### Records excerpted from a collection
^^^^^^^^
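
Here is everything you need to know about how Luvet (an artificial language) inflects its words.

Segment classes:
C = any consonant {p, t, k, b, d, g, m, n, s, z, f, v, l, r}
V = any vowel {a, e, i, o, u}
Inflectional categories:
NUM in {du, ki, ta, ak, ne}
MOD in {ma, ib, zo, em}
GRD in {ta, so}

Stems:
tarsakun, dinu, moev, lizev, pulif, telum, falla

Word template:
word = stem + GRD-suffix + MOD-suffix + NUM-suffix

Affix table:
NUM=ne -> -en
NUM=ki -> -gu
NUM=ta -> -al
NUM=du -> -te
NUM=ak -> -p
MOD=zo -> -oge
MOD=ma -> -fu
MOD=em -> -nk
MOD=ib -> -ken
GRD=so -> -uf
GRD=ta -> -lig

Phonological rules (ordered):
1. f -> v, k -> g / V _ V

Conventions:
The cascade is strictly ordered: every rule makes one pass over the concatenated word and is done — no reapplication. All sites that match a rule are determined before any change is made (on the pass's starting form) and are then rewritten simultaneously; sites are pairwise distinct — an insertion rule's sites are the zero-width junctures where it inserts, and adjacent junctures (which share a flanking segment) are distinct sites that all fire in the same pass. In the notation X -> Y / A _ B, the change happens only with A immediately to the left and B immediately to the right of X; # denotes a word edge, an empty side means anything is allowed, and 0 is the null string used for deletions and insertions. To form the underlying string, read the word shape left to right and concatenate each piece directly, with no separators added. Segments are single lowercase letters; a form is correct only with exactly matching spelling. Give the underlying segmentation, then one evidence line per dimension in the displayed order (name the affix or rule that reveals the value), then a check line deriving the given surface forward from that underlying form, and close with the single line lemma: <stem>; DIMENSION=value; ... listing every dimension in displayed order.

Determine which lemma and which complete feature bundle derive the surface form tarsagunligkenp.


underlying: tarsakun-lig-ken-p
NUM=ak - signalled by the affix -p
MOD=ib - signalled by the affix -ken
GRD=ta - signalled by the affix -lig
check: tarsakunligkenp -> tarsagunligkenp
lemma: tarsakun; NUM=ak; MOD=ib; GRD=ta


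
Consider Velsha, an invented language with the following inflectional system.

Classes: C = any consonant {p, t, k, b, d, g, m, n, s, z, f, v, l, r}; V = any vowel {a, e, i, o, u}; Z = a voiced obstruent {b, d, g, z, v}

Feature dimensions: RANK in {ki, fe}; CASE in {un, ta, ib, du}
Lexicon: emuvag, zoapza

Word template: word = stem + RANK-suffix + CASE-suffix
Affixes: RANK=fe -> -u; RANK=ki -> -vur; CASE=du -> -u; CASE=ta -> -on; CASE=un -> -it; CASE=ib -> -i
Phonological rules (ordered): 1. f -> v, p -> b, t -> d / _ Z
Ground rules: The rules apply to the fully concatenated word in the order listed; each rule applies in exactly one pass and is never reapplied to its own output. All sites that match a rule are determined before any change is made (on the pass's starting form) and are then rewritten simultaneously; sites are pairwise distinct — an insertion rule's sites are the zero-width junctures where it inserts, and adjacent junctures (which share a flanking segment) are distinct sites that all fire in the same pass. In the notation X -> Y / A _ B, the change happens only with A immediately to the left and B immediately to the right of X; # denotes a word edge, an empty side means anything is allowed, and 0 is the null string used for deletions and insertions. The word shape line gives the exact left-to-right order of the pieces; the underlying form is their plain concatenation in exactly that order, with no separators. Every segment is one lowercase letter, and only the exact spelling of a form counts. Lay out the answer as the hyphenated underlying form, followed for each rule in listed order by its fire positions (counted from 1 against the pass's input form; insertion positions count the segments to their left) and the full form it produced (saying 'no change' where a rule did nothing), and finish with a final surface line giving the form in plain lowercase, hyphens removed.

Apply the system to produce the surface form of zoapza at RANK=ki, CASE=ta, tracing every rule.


underlying: zoapza-vur-on
1. f -> v, p -> b, t -> d / _ Z: fires at position(s) 4: zoabzavuron
surface: zoabzavuron


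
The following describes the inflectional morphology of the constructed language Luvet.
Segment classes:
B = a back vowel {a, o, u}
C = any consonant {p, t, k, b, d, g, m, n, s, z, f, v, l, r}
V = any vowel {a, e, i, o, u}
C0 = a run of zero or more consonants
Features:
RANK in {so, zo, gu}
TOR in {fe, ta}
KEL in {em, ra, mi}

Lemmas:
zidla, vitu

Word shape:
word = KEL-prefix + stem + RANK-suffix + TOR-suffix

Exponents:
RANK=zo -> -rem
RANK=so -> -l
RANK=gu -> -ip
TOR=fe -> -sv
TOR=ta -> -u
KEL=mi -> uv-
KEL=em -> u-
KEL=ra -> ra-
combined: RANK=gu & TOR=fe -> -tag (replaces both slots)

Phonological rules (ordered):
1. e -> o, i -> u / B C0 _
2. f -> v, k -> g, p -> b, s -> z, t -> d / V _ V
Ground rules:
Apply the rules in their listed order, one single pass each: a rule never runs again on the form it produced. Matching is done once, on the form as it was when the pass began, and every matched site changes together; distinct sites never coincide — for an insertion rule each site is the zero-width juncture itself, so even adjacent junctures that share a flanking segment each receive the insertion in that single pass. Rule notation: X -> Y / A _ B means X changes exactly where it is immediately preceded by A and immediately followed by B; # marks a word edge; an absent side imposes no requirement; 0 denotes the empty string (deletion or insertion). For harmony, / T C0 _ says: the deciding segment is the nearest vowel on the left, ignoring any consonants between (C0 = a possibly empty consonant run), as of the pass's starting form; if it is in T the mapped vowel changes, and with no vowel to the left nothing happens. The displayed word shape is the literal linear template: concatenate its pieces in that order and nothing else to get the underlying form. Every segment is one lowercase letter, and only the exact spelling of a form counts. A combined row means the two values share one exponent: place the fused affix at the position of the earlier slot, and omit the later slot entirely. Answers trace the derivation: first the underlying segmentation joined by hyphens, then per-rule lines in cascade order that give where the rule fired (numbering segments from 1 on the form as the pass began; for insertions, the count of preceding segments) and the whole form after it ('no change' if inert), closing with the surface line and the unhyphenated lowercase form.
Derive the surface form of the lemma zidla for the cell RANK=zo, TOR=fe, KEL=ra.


underlying: ra-zidla-rem-sv
1. e -> o, i -> u / B C0 _: fires at position(s) 4, 9: razudlaromsv
2. f -> v, k -> g, p -> b, s -> z, t -> d / V _ V: no change
surface: razudlaromsv


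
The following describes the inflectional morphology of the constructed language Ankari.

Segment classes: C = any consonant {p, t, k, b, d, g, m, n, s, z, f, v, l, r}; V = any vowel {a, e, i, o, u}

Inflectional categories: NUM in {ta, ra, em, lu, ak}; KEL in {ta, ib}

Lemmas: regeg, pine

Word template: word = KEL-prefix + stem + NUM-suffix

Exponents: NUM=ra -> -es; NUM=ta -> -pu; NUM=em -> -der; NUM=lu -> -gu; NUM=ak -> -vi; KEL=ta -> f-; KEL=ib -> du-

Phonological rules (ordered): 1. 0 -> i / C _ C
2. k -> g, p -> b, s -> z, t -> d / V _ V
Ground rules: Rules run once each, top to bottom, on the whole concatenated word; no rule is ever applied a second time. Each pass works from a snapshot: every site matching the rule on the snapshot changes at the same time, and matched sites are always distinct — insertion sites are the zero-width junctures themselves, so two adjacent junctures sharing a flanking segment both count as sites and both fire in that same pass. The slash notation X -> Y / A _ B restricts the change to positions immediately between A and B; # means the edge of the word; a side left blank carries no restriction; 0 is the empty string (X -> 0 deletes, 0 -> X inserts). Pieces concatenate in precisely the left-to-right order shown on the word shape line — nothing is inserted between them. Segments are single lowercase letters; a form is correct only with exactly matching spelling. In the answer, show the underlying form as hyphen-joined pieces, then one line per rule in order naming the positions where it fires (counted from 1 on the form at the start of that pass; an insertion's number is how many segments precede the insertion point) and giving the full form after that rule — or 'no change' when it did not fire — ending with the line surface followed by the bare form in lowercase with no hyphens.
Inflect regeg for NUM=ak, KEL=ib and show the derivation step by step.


underlying: du-regeg-vi
1. 0 -> i / C _ C: inserts after position(s) 7: duregegivi
2. k -> g, p -> b, s -> z, t -> d / V _ V: no change
surface: duregegivi


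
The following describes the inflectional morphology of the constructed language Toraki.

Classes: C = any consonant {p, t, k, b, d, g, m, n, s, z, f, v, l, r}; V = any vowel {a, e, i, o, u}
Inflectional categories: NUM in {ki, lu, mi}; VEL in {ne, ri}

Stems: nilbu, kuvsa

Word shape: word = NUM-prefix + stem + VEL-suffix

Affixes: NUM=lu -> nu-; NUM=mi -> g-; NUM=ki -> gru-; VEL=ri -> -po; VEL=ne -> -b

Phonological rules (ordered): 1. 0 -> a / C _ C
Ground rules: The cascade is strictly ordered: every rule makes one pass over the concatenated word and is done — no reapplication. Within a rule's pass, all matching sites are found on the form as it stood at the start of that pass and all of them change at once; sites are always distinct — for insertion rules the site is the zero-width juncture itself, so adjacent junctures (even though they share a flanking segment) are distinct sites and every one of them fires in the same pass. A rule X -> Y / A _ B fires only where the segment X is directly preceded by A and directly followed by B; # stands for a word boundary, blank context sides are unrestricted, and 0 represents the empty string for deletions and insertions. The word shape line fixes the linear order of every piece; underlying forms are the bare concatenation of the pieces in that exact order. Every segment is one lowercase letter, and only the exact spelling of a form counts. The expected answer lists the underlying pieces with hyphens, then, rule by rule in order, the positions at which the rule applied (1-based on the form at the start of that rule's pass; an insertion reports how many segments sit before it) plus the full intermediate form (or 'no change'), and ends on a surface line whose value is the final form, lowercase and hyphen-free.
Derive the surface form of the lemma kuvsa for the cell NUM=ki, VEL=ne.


underlying: gru-kuvsa-b
1. 0 -> a / C _ C: inserts after position(s) 1, 6: garukuvasab
surface: garukuvasab


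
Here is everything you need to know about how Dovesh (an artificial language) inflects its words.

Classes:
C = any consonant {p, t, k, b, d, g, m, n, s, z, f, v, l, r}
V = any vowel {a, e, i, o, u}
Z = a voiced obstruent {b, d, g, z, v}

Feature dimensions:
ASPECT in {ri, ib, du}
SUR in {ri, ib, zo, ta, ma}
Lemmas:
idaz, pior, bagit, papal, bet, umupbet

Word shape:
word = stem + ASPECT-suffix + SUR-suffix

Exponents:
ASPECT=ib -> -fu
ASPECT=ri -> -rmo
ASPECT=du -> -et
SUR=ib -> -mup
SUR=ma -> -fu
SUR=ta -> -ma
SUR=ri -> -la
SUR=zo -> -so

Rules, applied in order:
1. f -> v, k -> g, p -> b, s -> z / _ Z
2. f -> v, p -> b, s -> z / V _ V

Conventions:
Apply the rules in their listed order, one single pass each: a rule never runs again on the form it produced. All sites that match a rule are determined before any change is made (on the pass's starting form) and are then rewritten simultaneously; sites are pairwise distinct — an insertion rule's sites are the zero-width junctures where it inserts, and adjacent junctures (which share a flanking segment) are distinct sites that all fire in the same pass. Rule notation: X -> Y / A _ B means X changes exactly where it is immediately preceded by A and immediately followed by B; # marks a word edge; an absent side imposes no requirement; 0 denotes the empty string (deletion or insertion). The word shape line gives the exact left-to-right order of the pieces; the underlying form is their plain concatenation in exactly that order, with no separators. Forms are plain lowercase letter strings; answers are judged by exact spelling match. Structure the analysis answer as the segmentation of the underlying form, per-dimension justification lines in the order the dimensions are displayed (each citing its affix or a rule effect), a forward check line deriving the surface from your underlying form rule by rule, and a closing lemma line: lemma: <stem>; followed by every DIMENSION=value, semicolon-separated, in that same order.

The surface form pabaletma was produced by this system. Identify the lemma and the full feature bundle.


underlying: papal-et-ma
ASPECT=du - signalled by the affix -et
SUR=ta - signalled by the affix -ma
check: papaletma -> papaletma -> pabaletma
lemma: papal; ASPECT=du; SUR=ta


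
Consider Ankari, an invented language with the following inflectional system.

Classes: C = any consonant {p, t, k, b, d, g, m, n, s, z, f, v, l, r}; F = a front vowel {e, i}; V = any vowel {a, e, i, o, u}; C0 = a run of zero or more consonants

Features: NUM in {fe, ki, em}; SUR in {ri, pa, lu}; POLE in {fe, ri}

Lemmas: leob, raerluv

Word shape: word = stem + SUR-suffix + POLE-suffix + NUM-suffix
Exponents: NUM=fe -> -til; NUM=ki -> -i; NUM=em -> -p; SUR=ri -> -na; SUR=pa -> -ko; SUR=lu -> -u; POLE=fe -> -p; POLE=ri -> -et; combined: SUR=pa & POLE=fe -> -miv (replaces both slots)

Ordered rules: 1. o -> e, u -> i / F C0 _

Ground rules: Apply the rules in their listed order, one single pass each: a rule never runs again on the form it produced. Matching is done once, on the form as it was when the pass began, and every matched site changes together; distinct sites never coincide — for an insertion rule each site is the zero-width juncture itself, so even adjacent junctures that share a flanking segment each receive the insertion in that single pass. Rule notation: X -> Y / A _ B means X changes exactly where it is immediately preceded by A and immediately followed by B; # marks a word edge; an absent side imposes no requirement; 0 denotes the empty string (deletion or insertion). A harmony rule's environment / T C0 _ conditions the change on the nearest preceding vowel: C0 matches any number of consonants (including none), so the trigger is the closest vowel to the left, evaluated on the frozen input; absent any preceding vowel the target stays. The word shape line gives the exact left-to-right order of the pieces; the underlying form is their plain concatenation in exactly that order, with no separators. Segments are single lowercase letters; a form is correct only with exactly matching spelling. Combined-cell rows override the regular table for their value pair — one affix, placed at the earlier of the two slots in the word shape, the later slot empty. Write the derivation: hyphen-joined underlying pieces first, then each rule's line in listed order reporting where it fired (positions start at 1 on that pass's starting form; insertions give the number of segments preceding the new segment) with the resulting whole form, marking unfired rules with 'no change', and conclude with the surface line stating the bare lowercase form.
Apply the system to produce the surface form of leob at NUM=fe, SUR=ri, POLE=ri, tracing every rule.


underlying: leob-na-et-til
1. o -> e, u -> i / F C0 _: fires at position(s) 3: leebnaettil
surface: leebnaettil


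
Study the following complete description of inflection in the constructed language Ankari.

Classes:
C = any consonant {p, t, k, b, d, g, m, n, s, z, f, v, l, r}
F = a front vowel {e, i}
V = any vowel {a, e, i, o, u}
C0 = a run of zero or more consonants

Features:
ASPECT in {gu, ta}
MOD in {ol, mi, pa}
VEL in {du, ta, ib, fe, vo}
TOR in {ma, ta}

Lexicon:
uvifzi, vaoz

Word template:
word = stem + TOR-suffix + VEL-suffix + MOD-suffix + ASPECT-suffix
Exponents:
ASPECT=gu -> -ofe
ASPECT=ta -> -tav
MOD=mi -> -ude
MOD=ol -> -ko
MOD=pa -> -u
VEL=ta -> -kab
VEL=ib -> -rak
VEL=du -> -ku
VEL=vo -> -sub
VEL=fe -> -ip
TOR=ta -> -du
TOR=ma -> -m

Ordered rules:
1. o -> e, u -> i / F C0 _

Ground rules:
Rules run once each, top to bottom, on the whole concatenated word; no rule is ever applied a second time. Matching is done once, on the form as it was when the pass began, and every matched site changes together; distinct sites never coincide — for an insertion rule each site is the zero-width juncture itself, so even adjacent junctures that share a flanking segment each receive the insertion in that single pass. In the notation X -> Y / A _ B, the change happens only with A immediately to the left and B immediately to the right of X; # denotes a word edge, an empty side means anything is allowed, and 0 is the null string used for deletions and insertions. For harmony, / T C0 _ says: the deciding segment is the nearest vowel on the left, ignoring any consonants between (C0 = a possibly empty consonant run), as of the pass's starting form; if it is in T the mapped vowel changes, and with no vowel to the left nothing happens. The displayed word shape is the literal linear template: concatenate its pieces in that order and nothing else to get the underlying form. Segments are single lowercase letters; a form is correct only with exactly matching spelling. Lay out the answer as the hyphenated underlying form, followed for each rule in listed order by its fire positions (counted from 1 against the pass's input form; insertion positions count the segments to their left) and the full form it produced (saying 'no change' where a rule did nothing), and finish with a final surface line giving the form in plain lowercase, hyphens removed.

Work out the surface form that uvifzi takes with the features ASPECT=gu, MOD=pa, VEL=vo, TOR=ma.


underlying: uvifzi-m-sub-u-ofe
1. o -> e, u -> i / F C0 _: fires at position(s) 9: uvifzimsibuofe
surface: uvifzimsibuofe


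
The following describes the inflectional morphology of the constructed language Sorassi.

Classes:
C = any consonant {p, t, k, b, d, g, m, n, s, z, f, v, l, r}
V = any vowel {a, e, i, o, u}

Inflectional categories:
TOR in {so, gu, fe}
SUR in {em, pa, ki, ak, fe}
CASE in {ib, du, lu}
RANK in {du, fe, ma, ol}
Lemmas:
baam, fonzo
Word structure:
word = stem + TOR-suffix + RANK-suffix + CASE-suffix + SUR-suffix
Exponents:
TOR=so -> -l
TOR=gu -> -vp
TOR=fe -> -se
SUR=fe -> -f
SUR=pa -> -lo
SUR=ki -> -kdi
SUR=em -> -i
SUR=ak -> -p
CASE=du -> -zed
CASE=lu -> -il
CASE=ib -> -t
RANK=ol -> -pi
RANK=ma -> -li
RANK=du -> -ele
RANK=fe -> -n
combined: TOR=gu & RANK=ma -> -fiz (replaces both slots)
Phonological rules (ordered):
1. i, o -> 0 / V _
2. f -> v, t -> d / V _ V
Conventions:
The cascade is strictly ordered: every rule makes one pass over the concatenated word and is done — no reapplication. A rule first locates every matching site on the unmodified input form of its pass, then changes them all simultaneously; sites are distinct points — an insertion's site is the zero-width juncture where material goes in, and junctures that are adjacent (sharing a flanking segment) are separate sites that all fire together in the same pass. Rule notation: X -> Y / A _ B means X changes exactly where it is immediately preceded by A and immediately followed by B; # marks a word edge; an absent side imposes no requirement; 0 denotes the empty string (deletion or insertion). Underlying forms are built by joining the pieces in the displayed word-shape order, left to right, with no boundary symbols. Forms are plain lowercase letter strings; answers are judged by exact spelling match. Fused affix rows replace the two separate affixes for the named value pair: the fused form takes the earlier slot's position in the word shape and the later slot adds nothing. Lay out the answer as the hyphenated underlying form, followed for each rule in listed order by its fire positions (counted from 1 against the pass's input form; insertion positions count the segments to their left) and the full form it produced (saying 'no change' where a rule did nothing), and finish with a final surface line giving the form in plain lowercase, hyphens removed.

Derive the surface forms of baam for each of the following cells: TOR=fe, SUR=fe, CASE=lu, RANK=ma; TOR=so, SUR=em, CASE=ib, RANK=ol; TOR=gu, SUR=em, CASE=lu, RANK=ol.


cell TOR=fe, SUR=fe, CASE=lu, RANK=ma:
underlying: baam-se-li-il-f
1. i, o -> 0 / V _: fires at position(s) 9: baamselilf
2. f -> v, t -> d / V _ V: no change
surface: baamselilf

cell TOR=so, SUR=em, CASE=ib, RANK=ol:
underlying: baam-l-pi-t-i
1. i, o -> 0 / V _: no change
2. f -> v, t -> d / V _ V: fires at position(s) 8: baamlpidi
surface: baamlpidi

cell TOR=gu, SUR=em, CASE=lu, RANK=ol:
underlying: baam-vp-pi-il-i
1. i, o -> 0 / V _: fires at position(s) 9: baamvppili
2. f -> v, t -> d / V _ V: no change
surface: baamvppili


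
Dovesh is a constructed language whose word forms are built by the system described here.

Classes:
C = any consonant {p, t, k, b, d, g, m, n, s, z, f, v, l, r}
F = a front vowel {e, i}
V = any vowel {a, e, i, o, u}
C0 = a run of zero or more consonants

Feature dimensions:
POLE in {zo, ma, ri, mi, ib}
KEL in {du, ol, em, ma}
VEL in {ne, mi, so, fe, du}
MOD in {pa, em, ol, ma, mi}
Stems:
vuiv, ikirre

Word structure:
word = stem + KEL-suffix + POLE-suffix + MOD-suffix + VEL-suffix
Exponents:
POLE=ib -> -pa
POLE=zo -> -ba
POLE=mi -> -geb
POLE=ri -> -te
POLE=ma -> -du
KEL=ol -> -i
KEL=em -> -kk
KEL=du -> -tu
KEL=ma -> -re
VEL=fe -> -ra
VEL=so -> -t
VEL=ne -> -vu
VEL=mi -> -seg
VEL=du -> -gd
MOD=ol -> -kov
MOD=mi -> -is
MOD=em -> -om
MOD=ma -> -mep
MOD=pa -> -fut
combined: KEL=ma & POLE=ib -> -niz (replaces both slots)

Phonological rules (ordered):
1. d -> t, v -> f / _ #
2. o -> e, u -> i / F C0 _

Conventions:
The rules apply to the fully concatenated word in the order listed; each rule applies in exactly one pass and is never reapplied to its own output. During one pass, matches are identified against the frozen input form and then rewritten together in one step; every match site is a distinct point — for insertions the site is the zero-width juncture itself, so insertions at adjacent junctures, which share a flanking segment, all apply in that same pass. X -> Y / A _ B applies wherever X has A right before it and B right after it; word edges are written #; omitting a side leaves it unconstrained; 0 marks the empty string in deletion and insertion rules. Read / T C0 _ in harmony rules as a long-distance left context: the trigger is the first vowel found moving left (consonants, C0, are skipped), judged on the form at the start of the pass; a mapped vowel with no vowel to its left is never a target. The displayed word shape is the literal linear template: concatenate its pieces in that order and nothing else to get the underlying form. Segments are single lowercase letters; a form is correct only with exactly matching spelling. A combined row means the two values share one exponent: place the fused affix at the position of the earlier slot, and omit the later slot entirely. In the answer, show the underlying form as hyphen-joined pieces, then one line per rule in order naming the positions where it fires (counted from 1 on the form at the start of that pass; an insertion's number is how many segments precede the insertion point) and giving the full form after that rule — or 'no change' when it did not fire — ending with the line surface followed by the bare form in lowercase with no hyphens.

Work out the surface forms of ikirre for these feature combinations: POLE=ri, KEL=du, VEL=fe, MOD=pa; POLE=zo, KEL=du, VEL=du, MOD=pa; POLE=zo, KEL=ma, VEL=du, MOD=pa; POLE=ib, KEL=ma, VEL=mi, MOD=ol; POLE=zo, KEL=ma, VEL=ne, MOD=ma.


cell POLE=ri, KEL=du, VEL=fe, MOD=pa:
underlying: ikirre-tu-te-fut-ra
1. d -> t, v -> f / _ #: no change
2. o -> e, u -> i / F C0 _: fires at position(s) 8, 12: ikirretitefitra
surface: ikirretitefitra

cell POLE=zo, KEL=du, VEL=du, MOD=pa:
underlying: ikirre-tu-ba-fut-gd
1. d -> t, v -> f / _ #: fires at position(s) 15: ikirretubafutgt
2. o -> e, u -> i / F C0 _: fires at position(s) 8: ikirretibafutgt
surface: ikirretibafutgt

cell POLE=zo, KEL=ma, VEL=du, MOD=pa:
underlying: ikirre-re-ba-fut-gd
1. d -> t, v -> f / _ #: fires at position(s) 15: ikirrerebafutgt
2. o -> e, u -> i / F C0 _: no change
surface: ikirrerebafutgt

cell POLE=ib, KEL=ma, VEL=mi, MOD=ol:
underlying: ikirre-niz-kov-seg
1. d -> t, v -> f / _ #: no change
2. o -> e, u -> i / F C0 _: fires at position(s) 11: ikirrenizkevseg
surface: ikirrenizkevseg

cell POLE=zo, KEL=ma, VEL=ne, MOD=ma:
underlying: ikirre-re-ba-mep-vu
1. d -> t, v -> f / _ #: no change
2. o -> e, u -> i / F C0 _: fires at position(s) 15: ikirrerebamepvi
surface: ikirrerebamepvi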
^^^^^^^^
### The problem
Please go through the data above and copy every line that has the word "Dovesh".

### Response area
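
Here is everything you need to know about how Dovesh (an artificial language) inflects its words.
Dovesh is a constructed language whose word forms are built by the system described here.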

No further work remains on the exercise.